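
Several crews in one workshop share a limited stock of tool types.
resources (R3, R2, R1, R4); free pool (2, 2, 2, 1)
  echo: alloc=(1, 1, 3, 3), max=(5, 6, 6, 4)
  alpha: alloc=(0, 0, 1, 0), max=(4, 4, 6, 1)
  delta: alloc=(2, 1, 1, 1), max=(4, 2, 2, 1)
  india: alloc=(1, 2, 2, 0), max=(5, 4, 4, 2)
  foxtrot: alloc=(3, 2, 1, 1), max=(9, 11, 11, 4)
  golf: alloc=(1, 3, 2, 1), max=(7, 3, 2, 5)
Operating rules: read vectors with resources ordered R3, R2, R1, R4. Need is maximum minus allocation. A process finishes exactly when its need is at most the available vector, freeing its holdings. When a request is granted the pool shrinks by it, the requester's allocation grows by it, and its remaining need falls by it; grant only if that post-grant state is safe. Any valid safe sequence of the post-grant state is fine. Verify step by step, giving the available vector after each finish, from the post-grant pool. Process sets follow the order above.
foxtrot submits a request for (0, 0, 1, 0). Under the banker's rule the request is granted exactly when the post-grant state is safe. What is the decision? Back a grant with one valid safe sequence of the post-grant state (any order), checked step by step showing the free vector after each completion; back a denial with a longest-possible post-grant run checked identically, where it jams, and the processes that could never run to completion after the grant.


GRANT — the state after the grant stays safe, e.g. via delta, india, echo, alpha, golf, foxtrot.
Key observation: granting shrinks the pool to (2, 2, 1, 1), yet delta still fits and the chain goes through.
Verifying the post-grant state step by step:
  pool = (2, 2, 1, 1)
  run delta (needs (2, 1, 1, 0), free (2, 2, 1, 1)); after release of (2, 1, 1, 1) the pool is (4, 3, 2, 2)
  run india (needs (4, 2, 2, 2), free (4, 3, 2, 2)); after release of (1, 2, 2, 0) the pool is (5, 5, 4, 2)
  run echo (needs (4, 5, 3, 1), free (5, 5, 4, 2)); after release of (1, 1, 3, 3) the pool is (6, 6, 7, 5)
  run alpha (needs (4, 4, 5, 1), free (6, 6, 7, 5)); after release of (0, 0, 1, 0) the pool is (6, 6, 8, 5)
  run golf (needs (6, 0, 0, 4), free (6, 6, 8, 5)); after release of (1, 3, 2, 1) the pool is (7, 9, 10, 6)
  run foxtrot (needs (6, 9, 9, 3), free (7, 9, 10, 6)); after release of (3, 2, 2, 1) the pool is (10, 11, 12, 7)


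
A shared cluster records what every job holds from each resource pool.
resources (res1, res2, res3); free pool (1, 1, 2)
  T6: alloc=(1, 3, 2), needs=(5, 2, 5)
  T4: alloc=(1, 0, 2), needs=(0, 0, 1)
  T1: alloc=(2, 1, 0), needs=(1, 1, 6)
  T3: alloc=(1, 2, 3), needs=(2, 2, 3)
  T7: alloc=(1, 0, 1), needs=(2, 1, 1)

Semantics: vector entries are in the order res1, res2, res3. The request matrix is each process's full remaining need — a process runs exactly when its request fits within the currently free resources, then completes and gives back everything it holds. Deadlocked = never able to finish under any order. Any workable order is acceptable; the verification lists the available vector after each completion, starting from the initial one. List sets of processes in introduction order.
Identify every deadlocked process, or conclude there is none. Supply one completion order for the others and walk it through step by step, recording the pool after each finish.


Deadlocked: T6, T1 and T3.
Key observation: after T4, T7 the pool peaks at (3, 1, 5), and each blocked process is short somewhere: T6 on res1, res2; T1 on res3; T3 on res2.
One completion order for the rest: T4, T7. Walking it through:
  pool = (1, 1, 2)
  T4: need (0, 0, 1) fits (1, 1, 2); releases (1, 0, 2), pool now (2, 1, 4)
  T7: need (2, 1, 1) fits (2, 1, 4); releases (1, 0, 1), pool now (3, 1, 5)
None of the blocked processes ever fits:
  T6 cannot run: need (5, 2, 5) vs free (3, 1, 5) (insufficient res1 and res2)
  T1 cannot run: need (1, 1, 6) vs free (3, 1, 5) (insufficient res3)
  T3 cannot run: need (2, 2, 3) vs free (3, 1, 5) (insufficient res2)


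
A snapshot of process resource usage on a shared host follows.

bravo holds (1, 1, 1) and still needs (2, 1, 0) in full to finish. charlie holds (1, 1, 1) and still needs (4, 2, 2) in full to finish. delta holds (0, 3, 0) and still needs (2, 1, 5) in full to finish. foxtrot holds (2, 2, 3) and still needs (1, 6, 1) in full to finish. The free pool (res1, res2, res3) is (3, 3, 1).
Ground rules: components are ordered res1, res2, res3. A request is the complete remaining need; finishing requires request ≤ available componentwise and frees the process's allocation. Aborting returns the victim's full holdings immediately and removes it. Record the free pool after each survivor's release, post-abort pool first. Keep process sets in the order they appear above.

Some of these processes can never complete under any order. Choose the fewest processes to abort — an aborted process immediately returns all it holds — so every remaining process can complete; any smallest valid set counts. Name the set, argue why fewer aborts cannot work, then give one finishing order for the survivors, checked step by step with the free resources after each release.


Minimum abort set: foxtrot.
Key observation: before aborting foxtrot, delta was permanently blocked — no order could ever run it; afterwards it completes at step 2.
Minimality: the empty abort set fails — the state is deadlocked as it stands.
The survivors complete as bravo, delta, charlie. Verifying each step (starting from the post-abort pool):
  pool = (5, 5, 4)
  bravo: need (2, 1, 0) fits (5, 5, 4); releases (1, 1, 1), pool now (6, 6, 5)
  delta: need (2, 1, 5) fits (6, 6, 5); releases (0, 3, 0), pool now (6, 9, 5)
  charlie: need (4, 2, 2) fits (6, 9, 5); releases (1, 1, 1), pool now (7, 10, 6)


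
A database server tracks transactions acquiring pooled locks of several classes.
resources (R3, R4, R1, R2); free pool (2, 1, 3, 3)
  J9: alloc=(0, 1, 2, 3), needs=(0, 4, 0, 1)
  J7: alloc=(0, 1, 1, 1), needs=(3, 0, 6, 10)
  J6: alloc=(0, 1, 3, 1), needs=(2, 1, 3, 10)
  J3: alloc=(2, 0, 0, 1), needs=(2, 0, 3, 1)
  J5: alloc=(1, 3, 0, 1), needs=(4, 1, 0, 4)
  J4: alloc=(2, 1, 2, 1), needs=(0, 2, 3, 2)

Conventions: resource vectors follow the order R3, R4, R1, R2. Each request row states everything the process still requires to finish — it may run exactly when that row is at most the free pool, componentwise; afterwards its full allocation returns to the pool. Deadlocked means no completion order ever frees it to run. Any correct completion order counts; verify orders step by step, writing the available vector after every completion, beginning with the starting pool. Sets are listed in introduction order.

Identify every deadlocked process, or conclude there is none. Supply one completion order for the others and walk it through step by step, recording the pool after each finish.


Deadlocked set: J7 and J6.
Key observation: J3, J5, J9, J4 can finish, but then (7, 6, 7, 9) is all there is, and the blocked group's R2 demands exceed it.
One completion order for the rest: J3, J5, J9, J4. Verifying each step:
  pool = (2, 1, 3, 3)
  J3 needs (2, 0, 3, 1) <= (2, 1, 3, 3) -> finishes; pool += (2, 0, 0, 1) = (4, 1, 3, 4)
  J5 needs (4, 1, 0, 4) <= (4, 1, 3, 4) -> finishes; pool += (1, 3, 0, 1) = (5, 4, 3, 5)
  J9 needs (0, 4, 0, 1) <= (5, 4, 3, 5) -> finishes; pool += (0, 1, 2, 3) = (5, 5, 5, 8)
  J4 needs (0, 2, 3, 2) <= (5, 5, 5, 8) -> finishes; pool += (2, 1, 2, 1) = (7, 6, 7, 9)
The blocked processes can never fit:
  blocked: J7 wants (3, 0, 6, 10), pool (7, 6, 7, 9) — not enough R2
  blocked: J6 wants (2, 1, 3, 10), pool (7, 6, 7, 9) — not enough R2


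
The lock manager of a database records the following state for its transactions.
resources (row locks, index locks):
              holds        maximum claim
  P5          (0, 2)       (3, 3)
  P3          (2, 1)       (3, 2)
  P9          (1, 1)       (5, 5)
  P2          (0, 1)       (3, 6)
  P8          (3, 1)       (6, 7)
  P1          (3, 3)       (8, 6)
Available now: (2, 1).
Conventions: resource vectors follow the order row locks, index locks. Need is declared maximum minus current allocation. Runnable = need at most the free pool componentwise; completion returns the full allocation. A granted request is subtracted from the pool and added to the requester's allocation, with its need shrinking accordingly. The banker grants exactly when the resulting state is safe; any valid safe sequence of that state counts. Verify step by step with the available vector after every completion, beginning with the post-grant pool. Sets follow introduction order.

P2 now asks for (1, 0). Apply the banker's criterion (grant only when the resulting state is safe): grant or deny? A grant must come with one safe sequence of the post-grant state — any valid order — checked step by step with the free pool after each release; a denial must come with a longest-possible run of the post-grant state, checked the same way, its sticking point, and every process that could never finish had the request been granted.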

> **EXERCISE REQUIREMENTS**:
Within the material above, transcribe exactly the lines that run from the line holding "resources (res1, res2, res3);" through the line holding "A snapshot of".

> **THE ANSWER**:
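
resources (res1, res2, res3); free pool (1, 1, 2)
  T6: alloc=(1, 3, 2), needs=(5, 2, 5)
  T4: alloc=(1, 0, 2), needs=(0, 0, 1)
  T1: alloc=(2, 1, 0), needs=(1, 1, 6)
  T3: alloc=(1, 2, 3), needs=(2, 2, 3)
  T7: alloc=(1, 0, 1), needs=(2, 1, 1)

Semantics: vector entries are in the order res1, res2, res3. The request matrix is each process's full remaining need — a process runs exactly when its request fits within the currently free resources, then completes and gives back everything it holds. Deadlocked = never able to finish under any order. Any workable order is acceptable; the verification lists the available vector after each completion, starting from the initial one. List sets of processes in introduction order.
Identify every deadlocked process, or conclude there is none. Supply one completion order for the others and walk it through step by step, recording the pool after each finish.


Deadlocked: T6, T1 and T3.
Key observation: after T4, T7 the pool peaks at (3, 1, 5), and each blocked process is short somewhere: T6 on res1, res2; T1 on res3; T3 on res2.
One completion order for the rest: T4, T7. Walking it through:
  pool = (1, 1, 2)
  T4: need (0, 0, 1) fits (1, 1, 2); releases (1, 0, 2), pool now (2, 1, 4)
  T7: need (2, 1, 1) fits (2, 1, 4); releases (1, 0, 1), pool now (3, 1, 5)
None of the blocked processes ever fits:
  T6 cannot run: need (5, 2, 5) vs free (3, 1, 5) (insufficient res1 and res2)
  T1 cannot run: need (1, 1, 6) vs free (3, 1, 5) (insufficient res3)
  T3 cannot run: need (2, 2, 3) vs free (3, 1, 5) (insufficient res2)


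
A snapshot of process resource usage on a shared host follows.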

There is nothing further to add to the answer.